Stored data entries:
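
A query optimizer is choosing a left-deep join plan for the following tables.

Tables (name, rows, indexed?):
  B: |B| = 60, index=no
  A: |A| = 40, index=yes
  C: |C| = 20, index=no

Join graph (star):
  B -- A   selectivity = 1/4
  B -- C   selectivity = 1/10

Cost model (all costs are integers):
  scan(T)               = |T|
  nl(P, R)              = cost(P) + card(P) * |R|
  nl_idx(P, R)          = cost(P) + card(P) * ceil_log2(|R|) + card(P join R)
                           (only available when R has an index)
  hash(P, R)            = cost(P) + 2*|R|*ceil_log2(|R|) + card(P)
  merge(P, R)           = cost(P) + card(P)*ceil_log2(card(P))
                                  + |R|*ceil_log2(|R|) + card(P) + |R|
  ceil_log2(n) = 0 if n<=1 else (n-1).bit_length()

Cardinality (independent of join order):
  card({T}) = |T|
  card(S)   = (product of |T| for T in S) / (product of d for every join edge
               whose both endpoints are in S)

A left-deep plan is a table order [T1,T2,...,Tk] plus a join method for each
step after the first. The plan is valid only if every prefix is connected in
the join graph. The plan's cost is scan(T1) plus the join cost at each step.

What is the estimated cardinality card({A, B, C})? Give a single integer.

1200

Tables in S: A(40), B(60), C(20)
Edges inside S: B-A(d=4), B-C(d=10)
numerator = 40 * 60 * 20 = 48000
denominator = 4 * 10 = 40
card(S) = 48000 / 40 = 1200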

--

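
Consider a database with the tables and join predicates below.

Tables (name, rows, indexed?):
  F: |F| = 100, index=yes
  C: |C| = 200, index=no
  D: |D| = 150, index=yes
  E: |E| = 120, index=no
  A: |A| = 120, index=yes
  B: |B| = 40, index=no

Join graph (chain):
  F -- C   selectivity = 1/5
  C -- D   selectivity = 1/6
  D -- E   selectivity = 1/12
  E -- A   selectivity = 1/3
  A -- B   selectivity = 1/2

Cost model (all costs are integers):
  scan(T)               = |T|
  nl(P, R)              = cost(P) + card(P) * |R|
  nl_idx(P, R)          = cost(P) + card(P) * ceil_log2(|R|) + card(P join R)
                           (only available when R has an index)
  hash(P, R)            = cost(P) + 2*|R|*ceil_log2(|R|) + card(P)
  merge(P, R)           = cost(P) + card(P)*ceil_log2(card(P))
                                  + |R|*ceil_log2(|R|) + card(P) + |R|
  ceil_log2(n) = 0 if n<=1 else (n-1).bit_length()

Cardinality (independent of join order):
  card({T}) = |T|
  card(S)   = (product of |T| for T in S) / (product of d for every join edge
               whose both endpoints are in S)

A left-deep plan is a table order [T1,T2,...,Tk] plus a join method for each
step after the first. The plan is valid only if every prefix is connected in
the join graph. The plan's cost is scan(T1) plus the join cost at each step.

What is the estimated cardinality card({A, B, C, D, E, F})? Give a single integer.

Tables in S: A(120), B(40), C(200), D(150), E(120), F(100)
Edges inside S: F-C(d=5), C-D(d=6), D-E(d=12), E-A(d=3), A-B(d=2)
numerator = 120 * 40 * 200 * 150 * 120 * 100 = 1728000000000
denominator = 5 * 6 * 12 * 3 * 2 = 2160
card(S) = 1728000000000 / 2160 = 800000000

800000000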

* * *

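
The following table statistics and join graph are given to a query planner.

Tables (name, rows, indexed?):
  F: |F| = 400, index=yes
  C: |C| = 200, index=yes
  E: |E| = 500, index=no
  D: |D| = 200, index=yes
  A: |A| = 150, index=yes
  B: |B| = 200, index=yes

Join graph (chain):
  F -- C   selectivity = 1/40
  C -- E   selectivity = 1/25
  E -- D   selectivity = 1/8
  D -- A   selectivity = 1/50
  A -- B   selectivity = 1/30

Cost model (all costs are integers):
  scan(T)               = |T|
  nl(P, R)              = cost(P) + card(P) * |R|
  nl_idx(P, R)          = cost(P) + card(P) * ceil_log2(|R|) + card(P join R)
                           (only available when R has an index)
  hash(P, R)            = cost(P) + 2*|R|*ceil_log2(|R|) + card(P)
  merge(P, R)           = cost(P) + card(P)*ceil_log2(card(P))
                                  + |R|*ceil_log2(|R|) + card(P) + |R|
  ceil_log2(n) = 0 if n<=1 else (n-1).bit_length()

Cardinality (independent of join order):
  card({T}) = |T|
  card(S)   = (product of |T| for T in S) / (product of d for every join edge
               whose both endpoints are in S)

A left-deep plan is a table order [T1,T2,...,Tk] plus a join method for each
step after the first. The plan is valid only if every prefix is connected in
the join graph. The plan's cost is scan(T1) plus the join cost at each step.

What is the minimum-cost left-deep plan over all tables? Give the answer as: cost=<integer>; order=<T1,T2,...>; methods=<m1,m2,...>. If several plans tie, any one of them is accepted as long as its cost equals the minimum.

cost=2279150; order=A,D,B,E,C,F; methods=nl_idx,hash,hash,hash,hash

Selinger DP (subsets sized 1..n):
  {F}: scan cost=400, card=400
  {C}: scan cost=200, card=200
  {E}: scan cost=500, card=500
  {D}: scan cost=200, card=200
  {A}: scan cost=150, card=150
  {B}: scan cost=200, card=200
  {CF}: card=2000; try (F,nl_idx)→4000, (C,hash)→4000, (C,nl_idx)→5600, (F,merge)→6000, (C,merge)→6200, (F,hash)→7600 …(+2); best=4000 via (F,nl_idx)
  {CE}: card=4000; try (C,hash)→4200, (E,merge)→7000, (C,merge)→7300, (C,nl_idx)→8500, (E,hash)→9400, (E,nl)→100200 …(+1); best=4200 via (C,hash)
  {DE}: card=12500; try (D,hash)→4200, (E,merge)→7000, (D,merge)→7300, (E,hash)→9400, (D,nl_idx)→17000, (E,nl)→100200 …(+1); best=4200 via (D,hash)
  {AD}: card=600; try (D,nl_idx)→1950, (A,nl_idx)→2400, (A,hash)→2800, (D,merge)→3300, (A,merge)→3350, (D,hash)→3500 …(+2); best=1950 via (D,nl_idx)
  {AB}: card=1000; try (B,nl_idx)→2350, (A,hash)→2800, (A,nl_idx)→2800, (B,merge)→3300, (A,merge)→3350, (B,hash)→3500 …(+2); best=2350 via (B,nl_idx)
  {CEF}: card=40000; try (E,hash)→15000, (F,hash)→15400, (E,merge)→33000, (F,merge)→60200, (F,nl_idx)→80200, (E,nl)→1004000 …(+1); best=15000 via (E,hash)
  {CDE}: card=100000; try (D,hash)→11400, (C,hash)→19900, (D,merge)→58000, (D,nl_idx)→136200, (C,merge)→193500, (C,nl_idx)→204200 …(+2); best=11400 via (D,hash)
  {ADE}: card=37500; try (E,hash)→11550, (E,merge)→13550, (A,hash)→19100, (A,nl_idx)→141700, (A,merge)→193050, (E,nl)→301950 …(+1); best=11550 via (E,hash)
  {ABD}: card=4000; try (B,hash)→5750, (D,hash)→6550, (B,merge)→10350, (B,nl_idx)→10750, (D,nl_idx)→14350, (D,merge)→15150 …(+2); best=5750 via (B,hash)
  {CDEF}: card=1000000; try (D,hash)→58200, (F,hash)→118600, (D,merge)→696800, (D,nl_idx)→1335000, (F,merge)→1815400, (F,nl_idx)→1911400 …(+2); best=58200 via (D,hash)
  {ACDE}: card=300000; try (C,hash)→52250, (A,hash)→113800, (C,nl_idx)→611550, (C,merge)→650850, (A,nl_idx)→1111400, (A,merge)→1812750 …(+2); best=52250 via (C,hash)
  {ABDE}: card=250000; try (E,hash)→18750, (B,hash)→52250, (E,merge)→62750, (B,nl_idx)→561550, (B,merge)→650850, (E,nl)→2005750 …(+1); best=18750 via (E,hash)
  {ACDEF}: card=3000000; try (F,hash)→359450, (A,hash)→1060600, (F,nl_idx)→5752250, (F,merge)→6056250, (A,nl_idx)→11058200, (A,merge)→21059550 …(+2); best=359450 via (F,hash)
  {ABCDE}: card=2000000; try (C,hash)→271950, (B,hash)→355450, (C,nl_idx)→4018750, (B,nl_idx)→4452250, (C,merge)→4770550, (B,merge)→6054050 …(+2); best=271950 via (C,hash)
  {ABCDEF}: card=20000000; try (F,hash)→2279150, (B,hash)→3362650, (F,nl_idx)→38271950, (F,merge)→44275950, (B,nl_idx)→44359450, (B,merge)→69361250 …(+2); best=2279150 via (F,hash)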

- _EXERCISE BRIEF_
Copy each line from the entries above that has the word "selectivity" in it.

- _REPLY TO THE TASK_
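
  B -- A   selectivity = 1/4
  B -- C   selectivity = 1/10
  F -- C   selectivity = 1/5
  C -- D   selectivity = 1/6
  D -- E   selectivity = 1/12
  E -- A   selectivity = 1/3
  A -- B   selectivity = 1/2
  F -- C   selectivity = 1/40
  C -- E   selectivity = 1/25
  E -- D   selectivity = 1/8
  D -- A   selectivity = 1/50
  A -- B   selectivity = 1/30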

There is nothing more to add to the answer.